*How to complete this task:* Keep only the lines of the data below that contain "with", and copy them.

****************************************

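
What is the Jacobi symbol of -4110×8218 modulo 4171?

By multiplicativity, (-4110·8218 / 4171) = (-4110 / 4171)·(8218 / 4171).
First factor (-4110 / 4171):
Pull out -1: (-4110 / 4171) = (-1 / 4171)·(4110 / 4171). Since 4171 ≡ 3 (mod 4), (-1 / 4171) = -1. Now have -(4110 / 4171).
Factor out 2: 4110 = 2·2055. Since 4171 ≡ 3 (mod 8), (2 / 4171) = -1. Now have (2055 / 4171).
Both 2055 ≡ 3 and 4171 ≡ 3 (mod 4), so reciprocity gives (2055 / 4171) = -(4171 / 2055). Reduce: 4171 ≡ 61 (mod 2055). Now have -(61 / 2055).
61 ≡ 1 (mod 4), so quadratic reciprocity gives (61 / 2055) = (2055 / 61). Reduce: 2055 ≡ 42 (mod 61). Now have -(42 / 61).
Factor out 2: 42 = 2·21. Since 61 ≡ 5 (mod 8), (2 / 61) = -1. Now have (21 / 61).
21 ≡ 1 (mod 4), so quadratic reciprocity gives (21 / 61) = (61 / 21). Reduce: 61 ≡ 19 (mod 21). Now have (19 / 21).
21 ≡ 1 (mod 4), so quadratic reciprocity gives (19 / 21) = (21 / 19). Reduce: 21 ≡ 2 (mod 19). Now have (2 / 19).
Factor out 2: 2 = 2. Since 19 ≡ 3 (mod 8), (2 / 19) = -1. Now have -(1 / 19).
(1 / 19) = 1. Collecting the sign factors: -1.
Second factor (8218 / 4171):
Reduce the numerator: 8218 ≡ 4047 (mod 4171), so (8218 / 4171) = (4047 / 4171).
Both 4047 ≡ 3 and 4171 ≡ 3 (mod 4), so reciprocity gives (4047 / 4171) = -(4171 / 4047). Reduce: 4171 ≡ 124 (mod 4047). Now have -(124 / 4047).
Factor out 2: 124 = 2^2·31. Since 4047 ≡ 7 (mod 8), (2 / 4047) = +1, and (2 / 4047)^2 = +1. Now have -(31 / 4047).
Both 31 ≡ 3 and 4047 ≡ 3 (mod 4), so reciprocity gives (31 / 4047) = -(4047 / 31). Reduce: 4047 ≡ 17 (mod 31). Now have (17 / 31).
17 ≡ 1 (mod 4), so quadratic reciprocity gives (17 / 31) = (31 / 17). Reduce: 31 ≡ 14 (mod 17). Now have (14 / 17).
Factor out 2: 14 = 2·7. Since 17 ≡ 1 (mod 8), (2 / 17) = +1. Now have (7 / 17).
17 ≡ 1 (mod 4), so quadratic reciprocity gives (7 / 17) = (17 / 7). Reduce: 17 ≡ 3 (mod 7). Now have (3 / 7).
Both 3 ≡ 3 and 7 ≡ 3 (mod 4), so reciprocity gives (3 / 7) = -(7 / 3). Reduce: 7 ≡ 1 (mod 3). Now have -(1 / 3).
(1 / 3) = 1. Collecting the sign factors: -1.
Product: (-1)·(-1) = 1.

1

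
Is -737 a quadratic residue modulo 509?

Pull out -1: (-737/509) = (-1/509)·(737/509). Since 509 ≡ 1 (mod 4), (-1/509) = +1. Now have (737/509).
Reduce the numerator: 737 ≡ 228 (mod 509), so (737/509) = (228/509).
Factor out 2: 228 = 2^2·57. Since 509 ≡ 5 (mod 8), (2/509) = -1, and (2/509)^2 = +1. Now have (57/509).
57 ≡ 1 (mod 4), so quadratic reciprocity gives (57/509) = (509/57). Reduce: 509 ≡ 53 (mod 57). Now have (53/57).
53 ≡ 1 (mod 4), so quadratic reciprocity gives (53/57) = (57/53). Reduce: 57 ≡ 4 (mod 53). Now have (4/53).
Factor out 2: 4 = 2^2. Since 53 ≡ 5 (mod 8), (2/53) = -1, and (2/53)^2 = +1. Now have (1/53).
(1/53) = 1. Collecting the sign factors: 1.
The Legendre symbol is 1, so x^2 ≡ -737 (mod 509) has solution.

yes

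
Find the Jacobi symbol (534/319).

Reduce the numerator: 534 ≡ 215 (mod 319), so (534/319) = (215/319).
Both 215 ≡ 3 and 319 ≡ 3 (mod 4), so reciprocity gives (215/319) = -(319/215). Reduce: 319 ≡ 104 (mod 215). Now have -(104/215).
Factor out 2: 104 = 2^3·13. Since 215 ≡ 7 (mod 8), (2/215) = +1, and (2/215)^3 = +1. Now have -(13/215).
13 ≡ 1 (mod 4), so quadratic reciprocity gives (13/215) = (215/13). Reduce: 215 ≡ 7 (mod 13). Now have -(7/13).
13 ≡ 1 (mod 4), so quadratic reciprocity gives (7/13) = (13/7). Reduce: 13 ≡ 6 (mod 7). Now have -(6/7).
Factor out 2: 6 = 2·3. Since 7 ≡ 7 (mod 8), (2/7) = +1. Now have -(3/7).
Both 3 ≡ 3 and 7 ≡ 3 (mod 4), so reciprocity gives (3/7) = -(7/3). Reduce: 7 ≡ 1 (mod 3). Now have (1/3).
(1/3) = 1. Collecting the sign factors: 1.

1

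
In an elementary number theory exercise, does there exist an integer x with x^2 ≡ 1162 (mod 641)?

no

Reduce the numerator: 1162 ≡ 521 (mod 641), so (1162/641) = (521/641).
521 ≡ 1 (mod 4), so quadratic reciprocity gives (521/641) = (641/521). Reduce: 641 ≡ 120 (mod 521). Now have (120/521).
Factor out 2: 120 = 2^3·15. Since 521 ≡ 1 (mod 8), (2/521) = +1, and (2/521)^3 = +1. Now have (15/521).
521 ≡ 1 (mod 4), so quadratic reciprocity gives (15/521) = (521/15). Reduce: 521 ≡ 11 (mod 15). Now have (11/15).
Both 11 ≡ 3 and 15 ≡ 3 (mod 4), so reciprocity gives (11/15) = -(15/11). Reduce: 15 ≡ 4 (mod 11). Now have -(4/11).
Factor out 2: 4 = 2^2. Since 11 ≡ 3 (mod 8), (2/11) = -1, and (2/11)^2 = +1. Now have -(1/11).
(1/11) = 1. Collecting the sign factors: -1.
The Legendre symbol is -1, so x^2 ≡ 1162 (mod 641) has no solution.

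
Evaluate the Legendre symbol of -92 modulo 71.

1

Pull out -1: (-92|71) = (-1|71)·(92|71). Since 71 ≡ 3 (mod 4), (-1|71) = -1. Now have -(92|71).
Reduce the numerator: 92 ≡ 21 (mod 71), so (92|71) = (21|71).
21 ≡ 1 (mod 4), so quadratic reciprocity gives (21|71) = (71|21). Reduce: 71 ≡ 8 (mod 21). Now have -(8|21).
Factor out 2: 8 = 2^3. Since 21 ≡ 5 (mod 8), (2|21) = -1, and (2|21)^3 = -1. Now have (1|21).
(1|21) = 1. Collecting the sign factors: 1.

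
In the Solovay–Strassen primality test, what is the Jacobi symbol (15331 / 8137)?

-1

Reduce the numerator: 15331 ≡ 7194 (mod 8137), so (15331 / 8137) = (7194 / 8137).
Factor out 2: 7194 = 2·3597. Since 8137 ≡ 1 (mod 8), (2 / 8137) = +1. Now have (3597 / 8137).
3597 ≡ 1 (mod 4), so quadratic reciprocity gives (3597 / 8137) = (8137 / 3597). Reduce: 8137 ≡ 943 (mod 3597). Now have (943 / 3597).
3597 ≡ 1 (mod 4), so quadratic reciprocity gives (943 / 3597) = (3597 / 943). Reduce: 3597 ≡ 768 (mod 943). Now have (768 / 943).
Factor out 2: 768 = 2^8·3. Since 943 ≡ 7 (mod 8), (2 / 943) = +1, and (2 / 943)^8 = +1. Now have (3 / 943).
Both 3 ≡ 3 and 943 ≡ 3 (mod 4), so reciprocity gives (3 / 943) = -(943 / 3). Reduce: 943 ≡ 1 (mod 3). Now have -(1 / 3).
(1 / 3) = 1. Collecting the sign factors: -1.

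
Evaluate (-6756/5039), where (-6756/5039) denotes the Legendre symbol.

-1

(-6756/5039)
  = (3322/5039)    [-6756 ≡ 3322 mod 5039]
  = (1661/5039)    [5039 ≡ 7 mod 8 ⇒ (2/5039) = +1]
  = (5039/1661)    [QR: 1661 ≡ 1 mod 4, sign kept]
  = (56/1661)    [5039 ≡ 56 mod 1661]
  = -(7/1661)    [1661 ≡ 5 mod 8 ⇒ (2/1661)^3 = -1]
  = -(1661/7)    [QR: 1661 ≡ 1 mod 4, sign kept]
  = -(2/7)    [1661 ≡ 2 mod 7]
  = -(1/7)    [7 ≡ 7 mod 8 ⇒ (2/7) = +1]
  = -1    [(1/7) = 1]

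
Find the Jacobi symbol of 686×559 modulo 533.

0

By multiplicativity, (686·559/533) = (686/533)·(559/533).
First factor (686/533):
Reduce the numerator: 686 ≡ 153 (mod 533), so (686/533) = (153/533).
153 ≡ 1 (mod 4), so quadratic reciprocity gives (153/533) = (533/153). Reduce: 533 ≡ 74 (mod 153). Now have (74/153).
Factor out 2: 74 = 2·37. Since 153 ≡ 1 (mod 8), (2/153) = +1. Now have (37/153).
37 ≡ 1 (mod 4), so quadratic reciprocity gives (37/153) = (153/37). Reduce: 153 ≡ 5 (mod 37). Now have (5/37).
5 ≡ 1 (mod 4), so quadratic reciprocity gives (5/37) = (37/5). Reduce: 37 ≡ 2 (mod 5). Now have (2/5).
Factor out 2: 2 = 2. Since 5 ≡ 5 (mod 8), (2/5) = -1. Now have -(1/5).
(1/5) = 1. Collecting the sign factors: -1.
Second factor (559/533):
Reduce the numerator: 559 ≡ 26 (mod 533), so (559/533) = (26/533).
Factor out 2: 26 = 2·13. Since 533 ≡ 5 (mod 8), (2/533) = -1. Now have -(13/533).
13 ≡ 1 (mod 4), so quadratic reciprocity gives (13/533) = (533/13). Reduce: 533 ≡ 0 (mod 13). Now have -(0/13).
The numerator is now 0 with denominator 13 > 1: the symbol is 0.
Product: (-1)·(0) = 0.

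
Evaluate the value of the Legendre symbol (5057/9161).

(5057/9161)
  = (9161/5057)    [QR: 5057 ≡ 1 mod 4, sign kept]
  = (4104/5057)    [9161 ≡ 4104 mod 5057]
  = (513/5057)    [5057 ≡ 1 mod 8 ⇒ (2/5057)^3 = +1]
  = (5057/513)    [QR: 513 ≡ 1 mod 4, sign kept]
  = (440/513)    [5057 ≡ 440 mod 513]
  = (55/513)    [513 ≡ 1 mod 8 ⇒ (2/513)^3 = +1]
  = (513/55)    [QR: 513 ≡ 1 mod 4, sign kept]
  = (18/55)    [513 ≡ 18 mod 55]
  = (9/55)    [55 ≡ 7 mod 8 ⇒ (2/55) = +1]
  = (55/9)    [QR: 9 ≡ 1 mod 4, sign kept]
  = (1/9)    [55 ≡ 1 mod 9]
  = 1    [(1/9) = 1]

1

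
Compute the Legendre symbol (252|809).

1

Factor out 2: 252 = 2^2·63. Since 809 ≡ 1 (mod 8), (2|809) = +1, and (2|809)^2 = +1. Now have (63|809).
809 ≡ 1 (mod 4), so quadratic reciprocity gives (63|809) = (809|63). Reduce: 809 ≡ 53 (mod 63). Now have (53|63).
53 ≡ 1 (mod 4), so quadratic reciprocity gives (53|63) = (63|53). Reduce: 63 ≡ 10 (mod 53). Now have (10|53).
Factor out 2: 10 = 2·5. Since 53 ≡ 5 (mod 8), (2|53) = -1. Now have -(5|53).
5 ≡ 1 (mod 4), so quadratic reciprocity gives (5|53) = (53|5). Reduce: 53 ≡ 3 (mod 5). Now have -(3|5).
5 ≡ 1 (mod 4), so quadratic reciprocity gives (3|5) = (5|3). Reduce: 5 ≡ 2 (mod 3). Now have -(2|3).
Factor out 2: 2 = 2. Since 3 ≡ 3 (mod 8), (2|3) = -1. Now have (1|3).
(1|3) = 1. Collecting the sign factors: 1.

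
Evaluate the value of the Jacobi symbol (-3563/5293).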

****************************************

*Result of this exercise:*
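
In an elementary number theory exercise, does there exist an integer x with x^2 ≡ 1162 (mod 641)?
The numerator is now 0 with denominator 13 > 1: the symbol is 0.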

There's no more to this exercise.